» **Problem details**
Start at the top line and retype the data exactly through to the end.

» **Task data**
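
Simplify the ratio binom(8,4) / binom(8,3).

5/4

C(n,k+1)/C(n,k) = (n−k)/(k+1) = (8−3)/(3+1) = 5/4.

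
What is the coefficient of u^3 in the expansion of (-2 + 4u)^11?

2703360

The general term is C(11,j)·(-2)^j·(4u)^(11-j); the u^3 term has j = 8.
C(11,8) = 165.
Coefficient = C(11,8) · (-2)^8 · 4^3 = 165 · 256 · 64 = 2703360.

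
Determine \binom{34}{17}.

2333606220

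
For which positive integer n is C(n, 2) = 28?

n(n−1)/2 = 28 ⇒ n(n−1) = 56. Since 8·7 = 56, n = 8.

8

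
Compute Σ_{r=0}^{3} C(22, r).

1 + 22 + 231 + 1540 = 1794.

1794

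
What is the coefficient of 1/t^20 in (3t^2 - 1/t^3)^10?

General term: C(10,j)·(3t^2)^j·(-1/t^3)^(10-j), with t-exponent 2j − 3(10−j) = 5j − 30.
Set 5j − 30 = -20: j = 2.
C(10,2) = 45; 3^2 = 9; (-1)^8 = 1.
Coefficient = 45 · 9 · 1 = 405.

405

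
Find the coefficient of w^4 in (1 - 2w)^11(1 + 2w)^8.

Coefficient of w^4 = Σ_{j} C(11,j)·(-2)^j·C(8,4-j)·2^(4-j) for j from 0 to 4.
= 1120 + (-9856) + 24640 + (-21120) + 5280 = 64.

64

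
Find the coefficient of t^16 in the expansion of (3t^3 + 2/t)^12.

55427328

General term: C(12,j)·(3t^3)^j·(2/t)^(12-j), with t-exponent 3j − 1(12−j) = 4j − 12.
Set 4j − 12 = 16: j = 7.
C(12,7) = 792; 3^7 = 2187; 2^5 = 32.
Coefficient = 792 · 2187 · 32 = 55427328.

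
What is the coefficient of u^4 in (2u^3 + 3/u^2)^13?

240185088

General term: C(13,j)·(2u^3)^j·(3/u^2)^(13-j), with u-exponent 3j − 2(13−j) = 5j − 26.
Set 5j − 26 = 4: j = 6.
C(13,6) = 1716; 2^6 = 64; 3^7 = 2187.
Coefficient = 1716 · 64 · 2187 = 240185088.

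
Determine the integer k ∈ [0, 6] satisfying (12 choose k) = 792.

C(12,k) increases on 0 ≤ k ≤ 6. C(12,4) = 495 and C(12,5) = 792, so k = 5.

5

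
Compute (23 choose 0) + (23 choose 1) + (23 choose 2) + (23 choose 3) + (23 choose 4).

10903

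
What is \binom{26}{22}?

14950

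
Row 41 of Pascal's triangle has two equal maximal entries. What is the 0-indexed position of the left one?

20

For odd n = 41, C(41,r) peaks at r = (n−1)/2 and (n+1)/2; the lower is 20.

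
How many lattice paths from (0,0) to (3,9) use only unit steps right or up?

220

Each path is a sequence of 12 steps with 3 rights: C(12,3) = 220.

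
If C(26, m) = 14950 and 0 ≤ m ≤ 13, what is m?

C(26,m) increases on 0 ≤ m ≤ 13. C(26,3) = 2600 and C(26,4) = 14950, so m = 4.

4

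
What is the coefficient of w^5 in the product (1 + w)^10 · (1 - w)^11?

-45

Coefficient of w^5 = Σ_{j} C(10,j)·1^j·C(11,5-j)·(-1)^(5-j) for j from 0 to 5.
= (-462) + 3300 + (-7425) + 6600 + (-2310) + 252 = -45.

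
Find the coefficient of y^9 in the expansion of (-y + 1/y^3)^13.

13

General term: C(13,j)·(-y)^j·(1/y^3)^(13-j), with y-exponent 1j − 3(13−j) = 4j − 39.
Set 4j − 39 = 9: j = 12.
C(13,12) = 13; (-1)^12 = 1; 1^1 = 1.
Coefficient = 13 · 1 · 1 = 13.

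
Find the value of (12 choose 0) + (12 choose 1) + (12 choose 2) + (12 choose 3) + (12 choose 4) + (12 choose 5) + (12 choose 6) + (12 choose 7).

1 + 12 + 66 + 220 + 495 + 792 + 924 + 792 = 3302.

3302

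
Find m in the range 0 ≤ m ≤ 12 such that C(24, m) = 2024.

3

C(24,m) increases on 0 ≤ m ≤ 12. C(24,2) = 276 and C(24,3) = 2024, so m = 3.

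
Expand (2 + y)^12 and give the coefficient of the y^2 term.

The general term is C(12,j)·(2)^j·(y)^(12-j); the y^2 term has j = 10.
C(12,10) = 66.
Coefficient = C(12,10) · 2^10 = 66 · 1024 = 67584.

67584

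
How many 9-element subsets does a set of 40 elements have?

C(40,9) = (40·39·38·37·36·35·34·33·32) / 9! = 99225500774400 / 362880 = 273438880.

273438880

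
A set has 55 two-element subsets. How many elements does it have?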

» **Problem solution**
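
Simplify the ratio binom(8,4) / binom(8,3).

5/4

C(n,k+1)/C(n,k) = (n−k)/(k+1) = (8−3)/(3+1) = 5/4.

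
What is the coefficient of u^3 in the expansion of (-2 + 4u)^11?

2703360

The general term is C(11,j)·(-2)^j·(4u)^(11-j); the u^3 term has j = 8.
C(11,8) = 165.
Coefficient = C(11,8) · (-2)^8 · 4^3 = 165 · 256 · 64 = 2703360.

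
Determine \binom{34}{17}.

2333606220

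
For which positive integer n is C(n, 2) = 28?

n(n−1)/2 = 28 ⇒ n(n−1) = 56. Since 8·7 = 56, n = 8.

8

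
Compute Σ_{r=0}^{3} C(22, r).

1 + 22 + 231 + 1540 = 1794.

1794

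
What is the coefficient of 1/t^20 in (3t^2 - 1/t^3)^10?

General term: C(10,j)·(3t^2)^j·(-1/t^3)^(10-j), with t-exponent 2j − 3(10−j) = 5j − 30.
Set 5j − 30 = -20: j = 2.
C(10,2) = 45; 3^2 = 9; (-1)^8 = 1.
Coefficient = 45 · 9 · 1 = 405.

405

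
Find the coefficient of w^4 in (1 - 2w)^11(1 + 2w)^8.

Coefficient of w^4 = Σ_{j} C(11,j)·(-2)^j·C(8,4-j)·2^(4-j) for j from 0 to 4.
= 1120 + (-9856) + 24640 + (-21120) + 5280 = 64.

64

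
Find the coefficient of t^16 in the expansion of (3t^3 + 2/t)^12.

55427328

General term: C(12,j)·(3t^3)^j·(2/t)^(12-j), with t-exponent 3j − 1(12−j) = 4j − 12.
Set 4j − 12 = 16: j = 7.
C(12,7) = 792; 3^7 = 2187; 2^5 = 32.
Coefficient = 792 · 2187 · 32 = 55427328.

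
What is the coefficient of u^4 in (2u^3 + 3/u^2)^13?

240185088

General term: C(13,j)·(2u^3)^j·(3/u^2)^(13-j), with u-exponent 3j − 2(13−j) = 5j − 26.
Set 5j − 26 = 4: j = 6.
C(13,6) = 1716; 2^6 = 64; 3^7 = 2187.
Coefficient = 1716 · 64 · 2187 = 240185088.

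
Determine the integer k ∈ [0, 6] satisfying (12 choose k) = 792.

C(12,k) increases on 0 ≤ k ≤ 6. C(12,4) = 495 and C(12,5) = 792, so k = 5.

5

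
Compute (23 choose 0) + (23 choose 1) + (23 choose 2) + (23 choose 3) + (23 choose 4).

10903

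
What is \binom{26}{22}?

14950

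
Row 41 of Pascal's triangle has two equal maximal entries. What is the 0-indexed position of the left one?

20

For odd n = 41, C(41,r) peaks at r = (n−1)/2 and (n+1)/2; the lower is 20.

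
How many lattice paths from (0,0) to (3,9) use only unit steps right or up?

220

Each path is a sequence of 12 steps with 3 rights: C(12,3) = 220.

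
If C(26, m) = 14950 and 0 ≤ m ≤ 13, what is m?

C(26,m) increases on 0 ≤ m ≤ 13. C(26,3) = 2600 and C(26,4) = 14950, so m = 4.

4

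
What is the coefficient of w^5 in the product (1 + w)^10 · (1 - w)^11?

-45

Coefficient of w^5 = Σ_{j} C(10,j)·1^j·C(11,5-j)·(-1)^(5-j) for j from 0 to 5.
= (-462) + 3300 + (-7425) + 6600 + (-2310) + 252 = -45.

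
Find the coefficient of y^9 in the expansion of (-y + 1/y^3)^13.

13

General term: C(13,j)·(-y)^j·(1/y^3)^(13-j), with y-exponent 1j − 3(13−j) = 4j − 39.
Set 4j − 39 = 9: j = 12.
C(13,12) = 13; (-1)^12 = 1; 1^1 = 1.
Coefficient = 13 · 1 · 1 = 13.

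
Find the value of (12 choose 0) + (12 choose 1) + (12 choose 2) + (12 choose 3) + (12 choose 4) + (12 choose 5) + (12 choose 6) + (12 choose 7).

1 + 12 + 66 + 220 + 495 + 792 + 924 + 792 = 3302.

3302

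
Find m in the range 0 ≤ m ≤ 12 such that C(24, m) = 2024.

3

C(24,m) increases on 0 ≤ m ≤ 12. C(24,2) = 276 and C(24,3) = 2024, so m = 3.

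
Expand (2 + y)^12 and give the coefficient of the y^2 term.

The general term is C(12,j)·(2)^j·(y)^(12-j); the y^2 term has j = 10.
C(12,10) = 66.
Coefficient = C(12,10) · 2^10 = 66 · 1024 = 67584.

67584

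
How many 9-element subsets does a set of 40 elements have?

C(40,9) = (40·39·38·37·36·35·34·33·32) / 9! = 99225500774400 / 362880 = 273438880.

273438880

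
A set has 55 two-element subsets. How many elements does it have?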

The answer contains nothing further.